(Records contained in a dataset)

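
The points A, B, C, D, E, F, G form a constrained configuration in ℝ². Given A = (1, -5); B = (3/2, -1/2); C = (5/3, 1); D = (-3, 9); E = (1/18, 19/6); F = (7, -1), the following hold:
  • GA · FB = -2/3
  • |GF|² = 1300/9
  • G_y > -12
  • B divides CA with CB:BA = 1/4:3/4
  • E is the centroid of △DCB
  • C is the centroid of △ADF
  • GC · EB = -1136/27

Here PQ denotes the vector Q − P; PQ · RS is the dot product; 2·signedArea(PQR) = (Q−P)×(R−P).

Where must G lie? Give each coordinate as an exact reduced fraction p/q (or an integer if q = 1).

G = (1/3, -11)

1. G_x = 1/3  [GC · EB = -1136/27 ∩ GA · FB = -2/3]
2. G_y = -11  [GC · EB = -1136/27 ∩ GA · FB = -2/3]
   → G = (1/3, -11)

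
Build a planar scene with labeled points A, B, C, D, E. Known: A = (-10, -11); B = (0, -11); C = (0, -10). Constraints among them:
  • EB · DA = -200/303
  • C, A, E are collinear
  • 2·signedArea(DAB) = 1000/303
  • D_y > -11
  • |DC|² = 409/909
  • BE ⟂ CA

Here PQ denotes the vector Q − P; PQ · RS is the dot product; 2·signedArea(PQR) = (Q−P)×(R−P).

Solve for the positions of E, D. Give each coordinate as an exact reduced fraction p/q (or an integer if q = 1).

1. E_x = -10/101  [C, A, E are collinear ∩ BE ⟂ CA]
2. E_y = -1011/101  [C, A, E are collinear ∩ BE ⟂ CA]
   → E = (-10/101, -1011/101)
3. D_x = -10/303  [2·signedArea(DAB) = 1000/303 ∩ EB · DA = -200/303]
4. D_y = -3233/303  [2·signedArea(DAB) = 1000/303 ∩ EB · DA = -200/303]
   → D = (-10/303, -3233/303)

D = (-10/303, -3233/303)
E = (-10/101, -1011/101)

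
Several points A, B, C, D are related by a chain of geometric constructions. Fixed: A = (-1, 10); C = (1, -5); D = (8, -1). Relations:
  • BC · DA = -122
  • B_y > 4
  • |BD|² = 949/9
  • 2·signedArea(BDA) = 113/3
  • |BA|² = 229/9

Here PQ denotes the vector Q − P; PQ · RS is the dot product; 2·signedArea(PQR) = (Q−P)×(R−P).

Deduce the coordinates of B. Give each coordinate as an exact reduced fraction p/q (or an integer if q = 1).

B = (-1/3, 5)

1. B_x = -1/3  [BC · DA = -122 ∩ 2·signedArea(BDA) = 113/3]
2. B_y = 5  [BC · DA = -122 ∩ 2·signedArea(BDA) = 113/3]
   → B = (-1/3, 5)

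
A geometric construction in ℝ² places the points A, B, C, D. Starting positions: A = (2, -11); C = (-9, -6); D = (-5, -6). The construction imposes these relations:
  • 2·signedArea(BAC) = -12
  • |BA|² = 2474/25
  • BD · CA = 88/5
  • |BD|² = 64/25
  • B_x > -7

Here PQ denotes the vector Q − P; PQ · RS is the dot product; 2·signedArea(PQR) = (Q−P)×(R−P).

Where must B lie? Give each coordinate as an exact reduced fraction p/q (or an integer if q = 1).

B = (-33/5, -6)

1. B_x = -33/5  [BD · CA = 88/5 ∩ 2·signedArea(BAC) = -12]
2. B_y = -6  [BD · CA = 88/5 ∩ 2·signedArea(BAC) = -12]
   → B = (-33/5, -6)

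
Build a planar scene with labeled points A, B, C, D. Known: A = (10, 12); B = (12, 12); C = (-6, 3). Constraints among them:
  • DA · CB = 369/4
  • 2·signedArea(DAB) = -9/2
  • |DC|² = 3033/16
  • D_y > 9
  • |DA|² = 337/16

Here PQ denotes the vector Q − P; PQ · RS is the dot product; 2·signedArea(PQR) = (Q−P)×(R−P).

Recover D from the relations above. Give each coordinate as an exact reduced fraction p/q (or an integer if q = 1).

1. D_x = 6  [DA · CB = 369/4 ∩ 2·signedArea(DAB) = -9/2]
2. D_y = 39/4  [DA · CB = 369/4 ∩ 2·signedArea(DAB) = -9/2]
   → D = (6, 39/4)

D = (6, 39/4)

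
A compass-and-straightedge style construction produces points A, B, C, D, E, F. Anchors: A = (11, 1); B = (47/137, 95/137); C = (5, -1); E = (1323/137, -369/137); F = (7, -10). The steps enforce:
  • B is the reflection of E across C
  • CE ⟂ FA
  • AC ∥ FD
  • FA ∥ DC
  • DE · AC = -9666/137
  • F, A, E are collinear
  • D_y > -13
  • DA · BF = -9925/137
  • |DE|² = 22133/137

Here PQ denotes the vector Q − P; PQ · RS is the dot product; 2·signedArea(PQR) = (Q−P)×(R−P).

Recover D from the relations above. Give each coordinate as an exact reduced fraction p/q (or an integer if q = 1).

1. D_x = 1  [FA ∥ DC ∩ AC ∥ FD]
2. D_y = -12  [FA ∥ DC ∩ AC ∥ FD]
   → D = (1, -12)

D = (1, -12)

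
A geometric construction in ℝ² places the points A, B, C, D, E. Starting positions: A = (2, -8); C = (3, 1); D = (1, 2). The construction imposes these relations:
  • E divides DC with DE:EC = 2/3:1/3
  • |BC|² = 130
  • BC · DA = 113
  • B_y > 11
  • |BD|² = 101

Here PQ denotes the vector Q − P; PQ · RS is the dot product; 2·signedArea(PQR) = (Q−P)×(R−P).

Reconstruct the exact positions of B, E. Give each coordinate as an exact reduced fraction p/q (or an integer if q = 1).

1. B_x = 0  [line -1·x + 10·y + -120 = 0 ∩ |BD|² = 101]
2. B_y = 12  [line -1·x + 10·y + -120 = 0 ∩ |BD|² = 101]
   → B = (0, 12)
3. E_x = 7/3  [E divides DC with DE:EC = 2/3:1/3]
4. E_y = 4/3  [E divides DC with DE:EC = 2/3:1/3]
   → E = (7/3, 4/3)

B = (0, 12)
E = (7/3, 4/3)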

* * *

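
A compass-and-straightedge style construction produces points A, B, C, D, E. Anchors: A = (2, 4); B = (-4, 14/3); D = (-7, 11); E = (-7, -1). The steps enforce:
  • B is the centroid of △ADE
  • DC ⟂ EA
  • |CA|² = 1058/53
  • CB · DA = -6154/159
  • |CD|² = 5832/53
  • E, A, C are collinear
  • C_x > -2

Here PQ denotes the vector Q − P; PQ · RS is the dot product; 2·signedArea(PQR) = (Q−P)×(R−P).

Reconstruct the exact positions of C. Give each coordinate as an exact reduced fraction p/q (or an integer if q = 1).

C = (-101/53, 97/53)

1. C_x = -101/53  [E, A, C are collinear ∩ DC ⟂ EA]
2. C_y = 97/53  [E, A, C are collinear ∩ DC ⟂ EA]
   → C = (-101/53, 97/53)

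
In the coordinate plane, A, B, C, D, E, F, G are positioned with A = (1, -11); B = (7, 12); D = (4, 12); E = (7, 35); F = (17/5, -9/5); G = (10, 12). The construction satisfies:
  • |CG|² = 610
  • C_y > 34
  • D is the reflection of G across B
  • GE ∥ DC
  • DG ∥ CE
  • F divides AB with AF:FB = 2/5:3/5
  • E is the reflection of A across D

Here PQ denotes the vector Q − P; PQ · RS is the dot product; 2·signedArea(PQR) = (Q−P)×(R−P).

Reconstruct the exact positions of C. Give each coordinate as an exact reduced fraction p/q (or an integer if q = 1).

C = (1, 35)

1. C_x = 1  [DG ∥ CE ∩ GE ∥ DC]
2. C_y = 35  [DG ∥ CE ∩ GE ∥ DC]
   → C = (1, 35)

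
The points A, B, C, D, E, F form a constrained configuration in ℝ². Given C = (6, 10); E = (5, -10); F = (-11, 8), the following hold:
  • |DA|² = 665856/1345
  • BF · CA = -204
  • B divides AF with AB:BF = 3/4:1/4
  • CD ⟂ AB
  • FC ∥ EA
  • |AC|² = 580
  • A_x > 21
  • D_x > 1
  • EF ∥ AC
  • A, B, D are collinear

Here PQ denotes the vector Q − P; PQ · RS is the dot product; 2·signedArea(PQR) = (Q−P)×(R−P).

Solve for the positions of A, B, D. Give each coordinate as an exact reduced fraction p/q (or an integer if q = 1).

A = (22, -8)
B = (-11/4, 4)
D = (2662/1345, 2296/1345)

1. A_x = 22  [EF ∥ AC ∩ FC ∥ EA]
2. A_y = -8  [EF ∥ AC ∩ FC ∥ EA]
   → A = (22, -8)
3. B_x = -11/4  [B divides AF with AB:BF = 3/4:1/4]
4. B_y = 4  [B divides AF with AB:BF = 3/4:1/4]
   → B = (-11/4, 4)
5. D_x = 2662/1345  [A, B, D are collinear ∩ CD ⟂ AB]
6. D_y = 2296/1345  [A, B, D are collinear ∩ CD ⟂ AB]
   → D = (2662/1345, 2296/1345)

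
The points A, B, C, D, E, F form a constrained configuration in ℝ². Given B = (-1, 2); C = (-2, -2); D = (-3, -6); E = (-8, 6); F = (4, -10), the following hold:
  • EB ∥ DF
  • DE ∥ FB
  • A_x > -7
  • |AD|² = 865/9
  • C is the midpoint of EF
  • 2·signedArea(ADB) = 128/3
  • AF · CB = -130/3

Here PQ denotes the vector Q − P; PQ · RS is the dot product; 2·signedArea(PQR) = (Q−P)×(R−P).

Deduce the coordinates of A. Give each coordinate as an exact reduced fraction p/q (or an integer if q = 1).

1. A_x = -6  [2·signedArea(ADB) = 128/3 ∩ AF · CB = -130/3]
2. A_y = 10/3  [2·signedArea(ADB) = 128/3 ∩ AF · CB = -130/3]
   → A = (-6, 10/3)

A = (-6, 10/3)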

**TASK INSTRUCTIONS**
Copy out the lines above exactly, beginning at the one that contains "The points A, B, C, D, E, F, G" and ending at the one that contains "centroid of △DCB".

**FINISHED EXERCISE**
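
The points A, B, C, D, E, F, G form a constrained configuration in ℝ². Given A = (1, -5); B = (3/2, -1/2); C = (5/3, 1); D = (-3, 9); E = (1/18, 19/6); F = (7, -1), the following hold:
  • GA · FB = -2/3
  • |GF|² = 1300/9
  • G_y > -12
  • B divides CA with CB:BA = 1/4:3/4
  • E is the centroid of △DCB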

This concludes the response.